▶ **What to do**: Set down again exactly the lines of the listing below that fall between the line holding "Solve the 9×9" and the line holding "7 . . | 8 . 6 | 5 3 4", inclusive.

┄┄┄┄┄┄

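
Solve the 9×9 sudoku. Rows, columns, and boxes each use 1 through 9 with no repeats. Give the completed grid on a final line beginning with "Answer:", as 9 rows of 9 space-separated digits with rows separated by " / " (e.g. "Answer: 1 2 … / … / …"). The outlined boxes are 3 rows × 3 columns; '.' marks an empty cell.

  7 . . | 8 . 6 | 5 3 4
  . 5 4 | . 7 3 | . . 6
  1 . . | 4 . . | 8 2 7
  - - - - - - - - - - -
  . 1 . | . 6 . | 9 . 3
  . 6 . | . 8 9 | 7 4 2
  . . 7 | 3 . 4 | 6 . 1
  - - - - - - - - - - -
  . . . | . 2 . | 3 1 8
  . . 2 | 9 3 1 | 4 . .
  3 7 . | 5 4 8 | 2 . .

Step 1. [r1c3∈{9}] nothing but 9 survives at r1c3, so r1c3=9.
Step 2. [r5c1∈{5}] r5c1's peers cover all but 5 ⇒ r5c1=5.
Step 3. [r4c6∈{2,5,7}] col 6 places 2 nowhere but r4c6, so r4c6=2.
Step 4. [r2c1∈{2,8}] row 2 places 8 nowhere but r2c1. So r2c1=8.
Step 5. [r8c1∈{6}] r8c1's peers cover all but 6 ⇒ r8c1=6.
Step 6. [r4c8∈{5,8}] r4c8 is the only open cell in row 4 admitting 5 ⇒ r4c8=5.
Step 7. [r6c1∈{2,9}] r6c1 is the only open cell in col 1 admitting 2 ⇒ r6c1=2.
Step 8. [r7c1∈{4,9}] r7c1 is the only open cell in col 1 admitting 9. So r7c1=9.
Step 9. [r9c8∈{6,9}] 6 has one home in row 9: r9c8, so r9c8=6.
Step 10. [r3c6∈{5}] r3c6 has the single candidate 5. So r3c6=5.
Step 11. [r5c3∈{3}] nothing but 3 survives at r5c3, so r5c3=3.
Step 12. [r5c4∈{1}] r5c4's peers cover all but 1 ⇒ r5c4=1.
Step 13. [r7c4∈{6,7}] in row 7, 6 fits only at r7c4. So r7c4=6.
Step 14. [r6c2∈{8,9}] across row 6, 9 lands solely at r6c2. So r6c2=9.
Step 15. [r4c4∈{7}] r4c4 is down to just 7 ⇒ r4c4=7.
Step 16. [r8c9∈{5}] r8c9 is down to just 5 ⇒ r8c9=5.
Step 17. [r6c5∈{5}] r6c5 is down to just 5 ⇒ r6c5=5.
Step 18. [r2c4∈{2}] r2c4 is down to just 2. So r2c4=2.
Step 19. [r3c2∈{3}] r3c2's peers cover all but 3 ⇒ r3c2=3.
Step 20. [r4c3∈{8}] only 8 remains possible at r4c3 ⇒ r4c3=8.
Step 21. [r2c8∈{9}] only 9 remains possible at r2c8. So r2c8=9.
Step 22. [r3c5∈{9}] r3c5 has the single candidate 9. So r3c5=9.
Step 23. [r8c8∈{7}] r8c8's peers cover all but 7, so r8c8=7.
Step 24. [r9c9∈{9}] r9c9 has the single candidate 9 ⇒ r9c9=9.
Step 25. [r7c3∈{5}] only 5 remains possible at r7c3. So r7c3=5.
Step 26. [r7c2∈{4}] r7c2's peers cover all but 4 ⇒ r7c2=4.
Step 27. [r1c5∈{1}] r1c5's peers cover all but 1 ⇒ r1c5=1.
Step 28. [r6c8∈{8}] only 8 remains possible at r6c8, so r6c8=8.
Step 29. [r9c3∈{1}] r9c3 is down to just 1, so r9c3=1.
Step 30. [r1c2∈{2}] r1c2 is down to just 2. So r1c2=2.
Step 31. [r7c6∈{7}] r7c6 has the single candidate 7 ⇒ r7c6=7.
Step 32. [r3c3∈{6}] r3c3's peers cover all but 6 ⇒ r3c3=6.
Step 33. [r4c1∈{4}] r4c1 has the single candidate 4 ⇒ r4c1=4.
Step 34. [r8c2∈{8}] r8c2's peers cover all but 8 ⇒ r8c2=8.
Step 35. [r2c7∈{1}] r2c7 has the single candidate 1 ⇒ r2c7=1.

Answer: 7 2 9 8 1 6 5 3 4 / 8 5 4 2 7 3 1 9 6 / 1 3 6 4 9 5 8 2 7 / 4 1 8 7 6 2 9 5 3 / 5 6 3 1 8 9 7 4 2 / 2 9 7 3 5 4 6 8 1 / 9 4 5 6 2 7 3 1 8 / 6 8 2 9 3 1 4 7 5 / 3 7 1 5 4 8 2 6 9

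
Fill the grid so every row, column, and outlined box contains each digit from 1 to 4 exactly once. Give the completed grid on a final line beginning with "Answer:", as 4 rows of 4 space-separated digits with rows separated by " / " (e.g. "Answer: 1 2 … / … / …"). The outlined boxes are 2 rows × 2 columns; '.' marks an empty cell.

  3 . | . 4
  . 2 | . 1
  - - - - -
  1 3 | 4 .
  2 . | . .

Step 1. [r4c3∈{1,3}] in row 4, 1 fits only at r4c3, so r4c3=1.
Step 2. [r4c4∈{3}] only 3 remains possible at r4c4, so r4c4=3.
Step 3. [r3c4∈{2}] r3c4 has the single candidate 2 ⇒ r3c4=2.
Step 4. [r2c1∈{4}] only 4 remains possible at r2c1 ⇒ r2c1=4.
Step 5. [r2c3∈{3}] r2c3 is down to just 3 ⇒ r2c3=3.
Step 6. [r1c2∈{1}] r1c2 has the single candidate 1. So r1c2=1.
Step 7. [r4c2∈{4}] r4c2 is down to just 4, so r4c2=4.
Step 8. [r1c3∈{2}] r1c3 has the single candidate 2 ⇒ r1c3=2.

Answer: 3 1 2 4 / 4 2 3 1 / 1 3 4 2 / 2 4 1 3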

┄┄┄┄┄┄

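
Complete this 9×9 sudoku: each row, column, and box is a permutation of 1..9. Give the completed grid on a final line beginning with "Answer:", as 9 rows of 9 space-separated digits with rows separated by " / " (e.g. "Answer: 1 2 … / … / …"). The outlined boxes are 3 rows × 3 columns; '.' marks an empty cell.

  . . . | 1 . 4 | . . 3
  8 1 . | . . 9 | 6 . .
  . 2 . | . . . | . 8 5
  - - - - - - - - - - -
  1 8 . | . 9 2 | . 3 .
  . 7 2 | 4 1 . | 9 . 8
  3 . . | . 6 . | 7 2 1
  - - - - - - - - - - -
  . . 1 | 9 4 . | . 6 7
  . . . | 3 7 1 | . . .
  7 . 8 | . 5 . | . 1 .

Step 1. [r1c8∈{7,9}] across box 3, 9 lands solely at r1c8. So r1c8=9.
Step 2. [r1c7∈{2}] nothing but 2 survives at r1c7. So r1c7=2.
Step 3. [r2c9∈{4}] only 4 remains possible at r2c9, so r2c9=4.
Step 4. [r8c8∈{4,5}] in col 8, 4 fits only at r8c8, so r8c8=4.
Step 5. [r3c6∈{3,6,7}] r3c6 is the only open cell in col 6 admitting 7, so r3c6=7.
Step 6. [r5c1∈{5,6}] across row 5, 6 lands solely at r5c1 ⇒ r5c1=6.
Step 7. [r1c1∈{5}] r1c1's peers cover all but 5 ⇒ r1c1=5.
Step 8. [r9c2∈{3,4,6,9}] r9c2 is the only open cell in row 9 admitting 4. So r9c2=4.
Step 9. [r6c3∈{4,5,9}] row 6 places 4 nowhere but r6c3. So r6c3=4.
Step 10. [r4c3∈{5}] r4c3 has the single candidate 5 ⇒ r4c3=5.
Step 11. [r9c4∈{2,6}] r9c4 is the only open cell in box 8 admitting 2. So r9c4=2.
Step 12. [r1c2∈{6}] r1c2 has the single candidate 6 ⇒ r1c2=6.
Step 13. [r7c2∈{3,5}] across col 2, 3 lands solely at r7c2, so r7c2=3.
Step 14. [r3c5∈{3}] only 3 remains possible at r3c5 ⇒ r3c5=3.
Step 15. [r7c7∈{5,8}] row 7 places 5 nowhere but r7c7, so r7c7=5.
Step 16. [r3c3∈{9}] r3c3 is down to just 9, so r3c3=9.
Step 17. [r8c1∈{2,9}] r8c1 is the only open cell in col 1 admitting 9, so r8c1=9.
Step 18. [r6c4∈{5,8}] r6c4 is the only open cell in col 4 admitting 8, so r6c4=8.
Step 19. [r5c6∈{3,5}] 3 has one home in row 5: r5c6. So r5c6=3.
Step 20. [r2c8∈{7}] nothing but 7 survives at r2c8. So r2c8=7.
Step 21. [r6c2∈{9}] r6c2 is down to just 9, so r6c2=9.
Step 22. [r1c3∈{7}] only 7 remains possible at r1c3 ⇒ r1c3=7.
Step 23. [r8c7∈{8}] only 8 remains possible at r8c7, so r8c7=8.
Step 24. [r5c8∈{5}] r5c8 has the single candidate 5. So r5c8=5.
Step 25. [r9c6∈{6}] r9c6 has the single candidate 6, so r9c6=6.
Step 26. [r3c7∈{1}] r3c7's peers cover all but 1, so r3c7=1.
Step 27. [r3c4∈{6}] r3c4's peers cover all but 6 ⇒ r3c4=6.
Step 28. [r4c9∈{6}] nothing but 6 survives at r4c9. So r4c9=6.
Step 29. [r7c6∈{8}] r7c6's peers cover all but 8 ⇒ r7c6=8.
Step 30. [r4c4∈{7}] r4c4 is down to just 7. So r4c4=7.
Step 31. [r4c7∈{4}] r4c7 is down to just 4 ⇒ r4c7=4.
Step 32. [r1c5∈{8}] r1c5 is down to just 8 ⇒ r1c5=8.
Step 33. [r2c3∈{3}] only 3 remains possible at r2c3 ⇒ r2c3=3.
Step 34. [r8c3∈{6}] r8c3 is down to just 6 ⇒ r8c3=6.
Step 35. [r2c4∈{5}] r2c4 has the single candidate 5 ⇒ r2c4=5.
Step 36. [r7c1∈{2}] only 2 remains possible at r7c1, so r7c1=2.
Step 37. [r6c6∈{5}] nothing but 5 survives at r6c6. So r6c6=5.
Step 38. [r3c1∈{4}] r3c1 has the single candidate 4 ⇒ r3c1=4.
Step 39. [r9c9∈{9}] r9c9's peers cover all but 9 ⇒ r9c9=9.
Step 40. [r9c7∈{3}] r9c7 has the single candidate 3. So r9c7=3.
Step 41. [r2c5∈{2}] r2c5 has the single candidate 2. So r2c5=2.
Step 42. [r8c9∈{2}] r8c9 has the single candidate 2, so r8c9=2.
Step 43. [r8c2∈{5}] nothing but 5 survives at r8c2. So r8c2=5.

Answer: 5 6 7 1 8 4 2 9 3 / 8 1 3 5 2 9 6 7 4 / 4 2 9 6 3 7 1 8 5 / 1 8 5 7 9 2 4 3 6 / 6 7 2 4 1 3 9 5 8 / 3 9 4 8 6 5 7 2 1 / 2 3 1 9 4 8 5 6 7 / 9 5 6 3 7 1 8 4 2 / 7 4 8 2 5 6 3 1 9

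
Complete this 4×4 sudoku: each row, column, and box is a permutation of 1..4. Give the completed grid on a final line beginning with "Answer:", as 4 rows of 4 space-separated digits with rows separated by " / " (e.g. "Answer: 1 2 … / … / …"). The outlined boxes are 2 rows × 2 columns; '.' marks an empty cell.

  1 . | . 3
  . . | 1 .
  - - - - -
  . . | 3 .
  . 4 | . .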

┄┄┄┄┄┄

▶ **The completed task**:
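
Solve the 9×9 sudoku. Rows, columns, and boxes each use 1 through 9 with no repeats. Give the completed grid on a final line beginning with "Answer:", as 9 rows of 9 space-separated digits with rows separated by " / " (e.g. "Answer: 1 2 … / … / …"). The outlined boxes are 3 rows × 3 columns; '.' marks an empty cell.

  7 . . | 8 . 6 | 5 3 4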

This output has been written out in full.